(EXTRACTED DATA)
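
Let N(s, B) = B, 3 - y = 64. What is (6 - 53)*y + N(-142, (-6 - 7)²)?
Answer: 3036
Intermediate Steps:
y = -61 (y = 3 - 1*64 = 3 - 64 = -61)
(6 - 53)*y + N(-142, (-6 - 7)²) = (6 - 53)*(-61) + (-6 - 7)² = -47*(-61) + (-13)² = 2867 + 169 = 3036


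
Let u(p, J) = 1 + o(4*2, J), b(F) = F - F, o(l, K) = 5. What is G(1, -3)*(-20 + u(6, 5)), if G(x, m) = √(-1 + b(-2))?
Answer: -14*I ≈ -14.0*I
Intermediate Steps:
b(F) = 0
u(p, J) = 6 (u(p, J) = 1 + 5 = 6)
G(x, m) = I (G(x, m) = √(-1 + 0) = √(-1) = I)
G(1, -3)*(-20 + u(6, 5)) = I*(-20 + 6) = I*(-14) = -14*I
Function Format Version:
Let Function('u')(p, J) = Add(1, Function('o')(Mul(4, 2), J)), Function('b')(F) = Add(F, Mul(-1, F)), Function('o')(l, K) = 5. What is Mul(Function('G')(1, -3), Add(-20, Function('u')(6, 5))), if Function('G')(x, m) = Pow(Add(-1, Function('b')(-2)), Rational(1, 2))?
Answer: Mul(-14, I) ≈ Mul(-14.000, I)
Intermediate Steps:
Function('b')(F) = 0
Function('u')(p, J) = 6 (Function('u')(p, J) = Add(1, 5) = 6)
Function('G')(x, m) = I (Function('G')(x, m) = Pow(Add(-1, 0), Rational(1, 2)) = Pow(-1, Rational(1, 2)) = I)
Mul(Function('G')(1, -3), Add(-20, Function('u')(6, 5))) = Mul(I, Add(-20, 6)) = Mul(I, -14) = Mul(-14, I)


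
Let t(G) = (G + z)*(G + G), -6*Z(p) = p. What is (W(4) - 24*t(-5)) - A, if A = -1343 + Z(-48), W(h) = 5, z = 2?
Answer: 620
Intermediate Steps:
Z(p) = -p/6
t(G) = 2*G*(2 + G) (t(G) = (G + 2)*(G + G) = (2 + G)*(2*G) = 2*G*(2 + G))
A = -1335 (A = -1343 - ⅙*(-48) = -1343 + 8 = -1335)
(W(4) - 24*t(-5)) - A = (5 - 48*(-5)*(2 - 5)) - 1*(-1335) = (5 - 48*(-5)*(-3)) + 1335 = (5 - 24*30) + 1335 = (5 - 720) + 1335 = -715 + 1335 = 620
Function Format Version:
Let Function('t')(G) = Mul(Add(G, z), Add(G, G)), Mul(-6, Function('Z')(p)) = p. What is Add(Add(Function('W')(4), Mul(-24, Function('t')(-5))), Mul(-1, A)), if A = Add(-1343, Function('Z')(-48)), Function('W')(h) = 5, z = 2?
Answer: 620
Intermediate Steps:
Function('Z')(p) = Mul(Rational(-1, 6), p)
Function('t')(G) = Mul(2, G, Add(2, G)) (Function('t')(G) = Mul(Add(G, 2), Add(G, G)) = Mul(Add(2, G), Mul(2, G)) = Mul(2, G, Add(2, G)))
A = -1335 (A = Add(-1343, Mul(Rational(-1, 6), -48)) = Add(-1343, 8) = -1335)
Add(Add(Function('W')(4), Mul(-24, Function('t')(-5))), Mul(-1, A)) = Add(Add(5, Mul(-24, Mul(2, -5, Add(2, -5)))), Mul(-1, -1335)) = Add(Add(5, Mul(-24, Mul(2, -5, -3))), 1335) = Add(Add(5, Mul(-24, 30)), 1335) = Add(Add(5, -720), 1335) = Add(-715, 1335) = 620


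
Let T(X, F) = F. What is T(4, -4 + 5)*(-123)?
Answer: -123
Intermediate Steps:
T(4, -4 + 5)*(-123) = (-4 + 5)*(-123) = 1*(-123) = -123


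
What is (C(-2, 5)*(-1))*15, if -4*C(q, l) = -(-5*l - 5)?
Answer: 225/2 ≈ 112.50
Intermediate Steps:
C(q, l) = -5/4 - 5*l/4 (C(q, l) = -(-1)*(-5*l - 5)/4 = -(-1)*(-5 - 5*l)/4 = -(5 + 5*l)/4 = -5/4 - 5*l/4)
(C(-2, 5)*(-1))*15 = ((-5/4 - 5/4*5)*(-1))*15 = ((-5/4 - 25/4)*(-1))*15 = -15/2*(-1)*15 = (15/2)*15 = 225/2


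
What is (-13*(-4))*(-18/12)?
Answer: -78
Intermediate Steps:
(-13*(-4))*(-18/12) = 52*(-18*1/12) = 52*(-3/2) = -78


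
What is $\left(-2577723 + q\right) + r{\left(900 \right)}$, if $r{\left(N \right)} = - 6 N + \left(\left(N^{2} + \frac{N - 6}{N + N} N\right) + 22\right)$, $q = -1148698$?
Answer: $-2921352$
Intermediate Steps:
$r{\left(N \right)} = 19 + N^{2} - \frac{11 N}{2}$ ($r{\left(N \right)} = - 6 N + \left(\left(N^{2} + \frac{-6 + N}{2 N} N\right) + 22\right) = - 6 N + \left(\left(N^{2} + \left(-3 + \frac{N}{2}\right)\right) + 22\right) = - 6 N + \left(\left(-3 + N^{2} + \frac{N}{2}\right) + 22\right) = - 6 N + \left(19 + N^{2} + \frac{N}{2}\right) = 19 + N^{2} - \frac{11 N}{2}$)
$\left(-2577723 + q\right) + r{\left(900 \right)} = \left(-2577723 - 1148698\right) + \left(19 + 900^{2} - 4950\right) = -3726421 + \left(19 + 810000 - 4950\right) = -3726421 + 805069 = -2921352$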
(End EXTRACTED DATA)
» **WHAT THE TASK REQUIRES**
Your task is to return each line of the data above that contains the string "Answer".

» **OUTPUT BELOW**
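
Answer: 3036
Answer: -14*I ≈ -14.0*I
Answer: Mul(-14, I) ≈ Mul(-14.000, I)
Answer: 620
Answer: 620
Answer: -123
Answer: 225/2 ≈ 112.50
Answer: -78
Answer: $-2921352$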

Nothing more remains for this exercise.